*Task description*. Write out the stretch of lines below that begins at the line with "Meridian Alloy sells" and ends at the line with "Fixed operating costs .....", including both, exactly as given and nothing more.

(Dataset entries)
════════

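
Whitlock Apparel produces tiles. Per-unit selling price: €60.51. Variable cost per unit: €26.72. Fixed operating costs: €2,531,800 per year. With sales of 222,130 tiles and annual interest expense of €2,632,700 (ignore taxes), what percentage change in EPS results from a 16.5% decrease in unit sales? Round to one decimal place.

Total contribution margin = 222,130 × €33.79 = €7,505,772.70.
EBIT = €7,505,772.70 − €2,531,800 = €4,973,972.70.
After interest of €2,632,700.00, pre-tax earnings = €2,341,272.70.
DCL = total CM / (EBIT − I) = €7,505,772.70 / €2,341,272.70 = 3.2059.
%ΔEPS = DCL × %ΔSales = 3.2059 × -16.5% = -52.9%.

-52.9%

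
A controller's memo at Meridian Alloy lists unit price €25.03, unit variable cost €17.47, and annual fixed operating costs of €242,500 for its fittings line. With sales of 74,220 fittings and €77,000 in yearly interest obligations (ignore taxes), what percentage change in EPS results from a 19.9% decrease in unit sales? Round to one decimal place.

Total contribution margin = 74,220 × €7.56 = €561,103.20.
Subtracting fixed costs: EBIT = €561,103.20 − €242,500 = €318,603.20.
After interest of €77,000.00, pre-tax earnings = €241,603.20.
Degree of combined leverage = contribution ÷ (EBIT − I) = €561,103.20 ÷ €241,603.20 = 2.3224.
%ΔEPS = DCL × %ΔSales = 2.3224 × -19.9% = -46.2%.

-46.2%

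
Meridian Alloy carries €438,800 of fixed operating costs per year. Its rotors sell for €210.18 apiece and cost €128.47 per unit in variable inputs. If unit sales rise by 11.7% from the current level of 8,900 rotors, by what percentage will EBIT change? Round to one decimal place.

Contribution at this volume is 8,900 × €81.71 = €727,219.00.
EBIT = €727,219.00 − €438,800 = €288,419.00.
So DOL = total CM / EBIT = €727,219.00 / €288,419.00 = 2.5214.
Operating income changes by 2.5214 × +11.7% = +29.5%.

+29.5%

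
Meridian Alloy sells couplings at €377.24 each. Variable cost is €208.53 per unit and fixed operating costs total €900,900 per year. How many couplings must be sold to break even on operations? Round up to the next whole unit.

Each unit contributes €377.24 − €208.53 = €168.71.
Break-even Q = €900,900 / €168.71 = 5,339.93 → 5,340 couplings.

5,340 couplings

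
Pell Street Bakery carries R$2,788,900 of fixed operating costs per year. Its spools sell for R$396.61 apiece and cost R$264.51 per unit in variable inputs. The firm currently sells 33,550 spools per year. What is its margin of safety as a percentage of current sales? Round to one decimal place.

Contribution margin per unit = R$396.61 − R$264.51 = R$132.10. Break-even units = R$2,788,900 ÷ R$132.10 = 21,112.04; break-even revenue = 21,112.04 × R$396.61 = R$8,373,244.73.
Actual sales revenue = 33,550 × R$396.61 = R$13,306,265.50.
Margin of safety = (R$13,306,265.50 − R$8,373,244.73) ÷ R$13,306,265.50 = 37.1%.

37.1%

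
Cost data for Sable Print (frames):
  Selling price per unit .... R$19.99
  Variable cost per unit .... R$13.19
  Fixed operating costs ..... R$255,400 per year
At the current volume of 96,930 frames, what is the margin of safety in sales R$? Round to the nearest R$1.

Each unit contributes R$19.99 − R$13.19 = R$6.80. Break-even units = R$255,400 ÷ R$6.80 = 37,558.82; break-even revenue = 37,558.82 × R$19.99 = R$750,800.88.
Current sales = 96,930 × R$19.99 = R$1,937,630.70.
Margin of safety = R$1,937,630.70 − R$750,800.88 = R$1,186,830.

R$1,186,830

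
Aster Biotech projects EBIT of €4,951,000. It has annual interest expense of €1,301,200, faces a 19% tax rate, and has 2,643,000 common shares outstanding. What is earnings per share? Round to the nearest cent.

Pre-tax income = €4,951,000 − €1,301,200.00 = €3,649,800.00.
Net income = €3,649,800.00 × (1 − 0.19) = €2,956,338.00.
EPS = €2,956,338.00 ÷ 2,643,000 = €1.12.

€1.12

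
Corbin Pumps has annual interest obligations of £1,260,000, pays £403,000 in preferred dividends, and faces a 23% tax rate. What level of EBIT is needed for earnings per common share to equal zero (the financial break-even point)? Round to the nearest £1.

Preferred dividends are paid after tax, so their pre-tax equivalent is £403,000 ÷ (1 − 0.23) = £523,376.62.
EPS = 0 when EBIT covers interest plus the pre-tax preferred burden: £1,260,000 + £523,376.62 = £1,783,376.62.

£1,783,377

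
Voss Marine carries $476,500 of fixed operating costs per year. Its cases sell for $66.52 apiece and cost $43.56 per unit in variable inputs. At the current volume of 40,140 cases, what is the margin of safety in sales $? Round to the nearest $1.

$1,289,591

Contribution margin per unit = $66.52 − $43.56 = $22.96. Break-even units = $476,500 ÷ $22.96 = 20,753.48; break-even revenue = 20,753.48 × $66.52 = $1,380,521.78.
Actual sales revenue = 40,140 × $66.52 = $2,670,112.80.
Margin of safety = $2,670,112.80 − $1,380,521.78 = $1,289,591.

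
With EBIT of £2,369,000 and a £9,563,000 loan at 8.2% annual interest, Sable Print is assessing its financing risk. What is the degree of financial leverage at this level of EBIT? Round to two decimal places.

Interest = £784,166.00.
Degree of financial leverage = EBIT / (EBIT − interest) = £2,369,000 / £1,584,834.00 = 1.4948.

1.49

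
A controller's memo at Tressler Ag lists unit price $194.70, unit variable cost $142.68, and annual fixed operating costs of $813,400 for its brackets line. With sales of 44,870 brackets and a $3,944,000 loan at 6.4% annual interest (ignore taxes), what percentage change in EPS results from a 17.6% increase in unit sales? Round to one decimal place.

+32.4%

At 44,870 units, contribution = 44,870 × $52.02 = $2,334,137.40.
Operating income = contribution − fixed costs = $2,334,137.40 − $813,400 = $1,520,737.40.
Interest = $252,416.00, so EBIT − I = $1,268,321.40.
DCL = total CM / (EBIT − I) = $2,334,137.40 / $1,268,321.40 = 1.8403.
EPS therefore changes by 1.8403 × (+17.6%) = +32.4%.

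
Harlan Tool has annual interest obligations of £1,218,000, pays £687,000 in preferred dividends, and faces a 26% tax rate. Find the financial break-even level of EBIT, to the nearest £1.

Grossing the preferred dividend up to pre-tax terms: £687,000 / (1 − 0.26) = £928,378.38.
EPS = 0 when EBIT covers interest plus the pre-tax preferred burden: £1,218,000 + £928,378.38 = £2,146,378.38.

£2,146,378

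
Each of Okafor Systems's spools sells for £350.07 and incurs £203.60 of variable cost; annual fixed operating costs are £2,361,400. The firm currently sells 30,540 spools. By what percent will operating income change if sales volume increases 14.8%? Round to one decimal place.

+31.3%

Total contribution margin = 30,540 × £146.47 = £4,473,193.80.
EBIT = £4,473,193.80 − £2,361,400 = £2,111,793.80.
Degree of operating leverage = £4,473,193.80 / £2,111,793.80 = 2.1182.
So EBIT moves 2.1182 × (+14.8%) = +31.3%.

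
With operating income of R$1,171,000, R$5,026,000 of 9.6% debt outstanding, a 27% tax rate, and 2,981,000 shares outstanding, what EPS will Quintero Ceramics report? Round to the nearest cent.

R$0.17

Interest = R$482,496.00, so EBT = R$1,171,000 − R$482,496.00 = R$688,504.00.
Net income = R$688,504.00 × (1 − 0.27) = R$502,607.92.
EPS = R$502,607.92 ÷ 2,981,000 = R$0.17.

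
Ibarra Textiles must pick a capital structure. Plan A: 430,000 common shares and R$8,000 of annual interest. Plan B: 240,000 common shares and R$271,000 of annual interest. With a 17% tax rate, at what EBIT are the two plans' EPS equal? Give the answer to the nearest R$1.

R$603,211

Set EPS_A = EPS_B: (EBIT − R$8,000)(1 − 0.17) ÷ 430,000 = (EBIT − R$271,000)(1 − 0.17) ÷ 240,000.
The (1 − t) factor cancels: (EBIT − 8,000) × 240,000 = (EBIT − 271,000) × 430,000.
EBIT × (430,000 − 240,000) = 271,000 × 430,000 − 8,000 × 240,000 = 114,610,000,000, so EBIT = 114,610,000,000 ÷ 190,000 = 603,210.53.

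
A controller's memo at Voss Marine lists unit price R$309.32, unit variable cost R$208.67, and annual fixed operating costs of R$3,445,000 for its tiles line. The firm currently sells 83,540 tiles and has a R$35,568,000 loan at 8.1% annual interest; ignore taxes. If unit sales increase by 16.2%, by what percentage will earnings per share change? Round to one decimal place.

+65.4%

Contribution at this volume is 83,540 × R$100.65 = R$8,408,301.00.
Subtracting fixed costs: EBIT = R$8,408,301.00 − R$3,445,000 = R$4,963,301.00.
After interest of R$2,881,008.00, pre-tax earnings = R$2,082,293.00.
DCL = total CM / (EBIT − I) = R$8,408,301.00 / R$2,082,293.00 = 4.0380.
%ΔEPS = DCL × %ΔSales = 4.0380 × +16.2% = +65.4%.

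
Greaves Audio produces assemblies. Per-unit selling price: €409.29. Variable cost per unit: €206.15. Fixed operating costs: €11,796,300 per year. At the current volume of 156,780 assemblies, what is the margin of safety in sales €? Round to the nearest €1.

Unit CM = price − variable cost = €409.29 − €206.15 = €203.14. Break-even units = €11,796,300 ÷ €203.14 = 58,069.80; break-even revenue = 58,069.80 × €409.29 = €23,767,390.11.
Actual sales revenue = 156,780 × €409.29 = €64,168,486.20.
Margin of safety = €64,168,486.20 − €23,767,390.11 = €40,401,096.

€40,401,096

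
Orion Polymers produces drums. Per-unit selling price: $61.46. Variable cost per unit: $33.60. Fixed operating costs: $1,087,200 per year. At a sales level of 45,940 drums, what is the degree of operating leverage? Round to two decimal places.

At 45,940 units, contribution = 45,940 × $27.86 = $1,279,888.40.
EBIT = $1,279,888.40 − $1,087,200 = $192,688.40.
Degree of operating leverage = $1,279,888.40 / $192,688.40 = 6.6423.

6.64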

════════

*Reply to the task*.
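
Meridian Alloy sells couplings at €377.24 each. Variable cost is €208.53 per unit and fixed operating costs total €900,900 per year. How many couplings must be sold to break even on operations? Round up to the next whole unit.

Each unit contributes €377.24 − €208.53 = €168.71.
Break-even Q = €900,900 / €168.71 = 5,339.93 → 5,340 couplings.

5,340 couplings

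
Pell Street Bakery carries R$2,788,900 of fixed operating costs per year. Its spools sell for R$396.61 apiece and cost R$264.51 per unit in variable inputs. The firm currently sells 33,550 spools per year. What is its margin of safety as a percentage of current sales? Round to one decimal place.

Contribution margin per unit = R$396.61 − R$264.51 = R$132.10. Break-even units = R$2,788,900 ÷ R$132.10 = 21,112.04; break-even revenue = 21,112.04 × R$396.61 = R$8,373,244.73.
Actual sales revenue = 33,550 × R$396.61 = R$13,306,265.50.
Margin of safety = (R$13,306,265.50 − R$8,373,244.73) ÷ R$13,306,265.50 = 37.1%.

37.1%

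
Cost data for Sable Print (frames):
  Selling price per unit .... R$19.99
  Variable cost per unit .... R$13.19
  Fixed operating costs ..... R$255,400 per year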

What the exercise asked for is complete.